RECORD SET Block Start
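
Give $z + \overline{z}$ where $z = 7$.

z + conjugate(z) = (a + bi) + (a - bi) = 2a
= 2 * 7 = 14


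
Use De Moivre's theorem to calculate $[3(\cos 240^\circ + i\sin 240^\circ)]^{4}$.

By De Moivre: z^n = r^n(cos(nθ) + i sin(nθ))
= 3^4(cos(4*240°) + i sin(4*240°))
= 81(cos 240° + i sin 240°)
= -81/2 - (81*sqrt(3)/2)i


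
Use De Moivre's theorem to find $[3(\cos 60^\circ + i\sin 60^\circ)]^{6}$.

By De Moivre: z^n = r^n(cos(nθ) + i sin(nθ))
= 3^6(cos(6*60°) + i sin(6*60°))
= 729(cos 0° + i sin 0°)
= 729


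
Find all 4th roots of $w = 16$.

|w| = 16, arg(w) = 0°
Root modulus = 16^(1/4) = 2
Root arguments: θ_k = (0° + 360°k)/4 for k = 0, 1, ..., 3
Roots: 2, 2i, -2, -2i


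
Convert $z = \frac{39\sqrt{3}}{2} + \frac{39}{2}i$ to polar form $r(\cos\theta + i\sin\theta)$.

r = |z| = sqrt(a^2 + b^2) = sqrt((39*sqrt(3)/2)^2 + (39/2)^2) = sqrt(4563/4 + 1521/4) = sqrt(1521) = 39
θ = arctan(b/a) = arctan(19.5/33.775) (quadrant-adjusted) = 30°
z = 39(cos 30° + i sin 30°)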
RECORD SET Block End
The full set of entries should appear again, unchanged, line by line.

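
Give $z + \overline{z}$ where $z = 7$.

z + conjugate(z) = (a + bi) + (a - bi) = 2a
= 2 * 7 = 14


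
Use De Moivre's theorem to calculate $[3(\cos 240^\circ + i\sin 240^\circ)]^{4}$.

By De Moivre: z^n = r^n(cos(nθ) + i sin(nθ))
= 3^4(cos(4*240°) + i sin(4*240°))
= 81(cos 240° + i sin 240°)
= -81/2 - (81*sqrt(3)/2)i


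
Use De Moivre's theorem to find $[3(\cos 60^\circ + i\sin 60^\circ)]^{6}$.

By De Moivre: z^n = r^n(cos(nθ) + i sin(nθ))
= 3^6(cos(6*60°) + i sin(6*60°))
= 729(cos 0° + i sin 0°)
= 729


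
Find all 4th roots of $w = 16$.

|w| = 16, arg(w) = 0°
Root modulus = 16^(1/4) = 2
Root arguments: θ_k = (0° + 360°k)/4 for k = 0, 1, ..., 3
Roots: 2, 2i, -2, -2i


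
Convert $z = \frac{39\sqrt{3}}{2} + \frac{39}{2}i$ to polar form $r(\cos\theta + i\sin\theta)$.

r = |z| = sqrt(a^2 + b^2) = sqrt((39*sqrt(3)/2)^2 + (39/2)^2) = sqrt(4563/4 + 1521/4) = sqrt(1521) = 39
θ = arctan(b/a) = arctan(19.5/33.775) (quadrant-adjusted) = 30°
z = 39(cos 30° + i sin 30°)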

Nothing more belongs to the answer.